**Description of the task**
When you reach the line containing "Carry out Cholesky" in the data below, begin returning lines exactly as written, and stop once the line containing "At each step a" has been returned.

Collected data entries:
>>

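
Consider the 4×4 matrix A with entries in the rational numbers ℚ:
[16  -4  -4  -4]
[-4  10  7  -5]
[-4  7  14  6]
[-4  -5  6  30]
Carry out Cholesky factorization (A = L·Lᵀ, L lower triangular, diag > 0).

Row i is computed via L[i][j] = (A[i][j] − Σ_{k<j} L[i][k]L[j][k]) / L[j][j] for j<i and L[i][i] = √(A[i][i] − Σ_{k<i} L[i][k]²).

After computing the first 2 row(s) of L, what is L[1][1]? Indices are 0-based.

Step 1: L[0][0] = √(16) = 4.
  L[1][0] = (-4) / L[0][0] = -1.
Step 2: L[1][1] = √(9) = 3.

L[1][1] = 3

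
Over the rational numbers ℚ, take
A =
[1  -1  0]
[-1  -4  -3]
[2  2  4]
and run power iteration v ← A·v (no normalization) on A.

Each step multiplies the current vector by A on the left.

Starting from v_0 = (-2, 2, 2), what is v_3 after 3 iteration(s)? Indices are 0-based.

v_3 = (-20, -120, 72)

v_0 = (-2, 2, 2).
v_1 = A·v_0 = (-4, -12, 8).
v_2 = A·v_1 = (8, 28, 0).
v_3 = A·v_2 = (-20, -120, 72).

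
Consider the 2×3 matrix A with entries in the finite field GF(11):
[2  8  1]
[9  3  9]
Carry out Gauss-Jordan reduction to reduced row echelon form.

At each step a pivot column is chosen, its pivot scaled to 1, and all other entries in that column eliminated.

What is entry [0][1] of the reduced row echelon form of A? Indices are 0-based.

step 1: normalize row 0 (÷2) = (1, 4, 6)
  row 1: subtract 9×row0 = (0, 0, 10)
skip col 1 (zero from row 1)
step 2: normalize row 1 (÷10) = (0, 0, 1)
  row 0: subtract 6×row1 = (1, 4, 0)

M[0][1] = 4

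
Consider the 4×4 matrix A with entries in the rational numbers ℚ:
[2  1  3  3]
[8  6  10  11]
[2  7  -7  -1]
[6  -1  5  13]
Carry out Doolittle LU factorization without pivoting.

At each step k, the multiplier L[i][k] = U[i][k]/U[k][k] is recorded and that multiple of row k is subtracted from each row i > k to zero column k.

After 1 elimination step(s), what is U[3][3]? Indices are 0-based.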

<<
>>

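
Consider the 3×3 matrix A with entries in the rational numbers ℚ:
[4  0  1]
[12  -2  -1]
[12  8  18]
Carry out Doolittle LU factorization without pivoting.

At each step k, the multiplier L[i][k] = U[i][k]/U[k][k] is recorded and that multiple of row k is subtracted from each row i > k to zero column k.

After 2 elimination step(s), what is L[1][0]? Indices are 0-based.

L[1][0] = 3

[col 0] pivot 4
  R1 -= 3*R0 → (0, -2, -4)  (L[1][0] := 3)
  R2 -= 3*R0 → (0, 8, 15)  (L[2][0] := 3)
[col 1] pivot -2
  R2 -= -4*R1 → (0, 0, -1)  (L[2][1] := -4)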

<<

**Result of the task**
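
Carry out Cholesky factorization (A = L·Lᵀ, L lower triangular, diag > 0).

Row i is computed via L[i][j] = (A[i][j] − Σ_{k<j} L[i][k]L[j][k]) / L[j][j] for j<i and L[i][i] = √(A[i][i] − Σ_{k<i} L[i][k]²).

After computing the first 2 row(s) of L, what is L[1][1]? Indices are 0-based.

Step 1: L[0][0] = √(16) = 4.
  L[1][0] = (-4) / L[0][0] = -1.
Step 2: L[1][1] = √(9) = 3.

L[1][1] = 3

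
Over the rational numbers ℚ, take
A =
[1  -1  0]
[-1  -4  -3]
[2  2  4]
and run power iteration v ← A·v (no normalization) on A.

Each step multiplies the current vector by A on the left.

Starting from v_0 = (-2, 2, 2), what is v_3 after 3 iteration(s)? Indices are 0-based.

v_3 = (-20, -120, 72)

v_0 = (-2, 2, 2).
v_1 = A·v_0 = (-4, -12, 8).
v_2 = A·v_1 = (8, 28, 0).
v_3 = A·v_2 = (-20, -120, 72).

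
Consider the 2×3 matrix A with entries in the finite field GF(11):
[2  8  1]
[9  3  9]
Carry out Gauss-Jordan reduction to reduced row echelon form.

At each step a pivot column is chosen, its pivot scaled to 1, and all other entries in that column eliminated.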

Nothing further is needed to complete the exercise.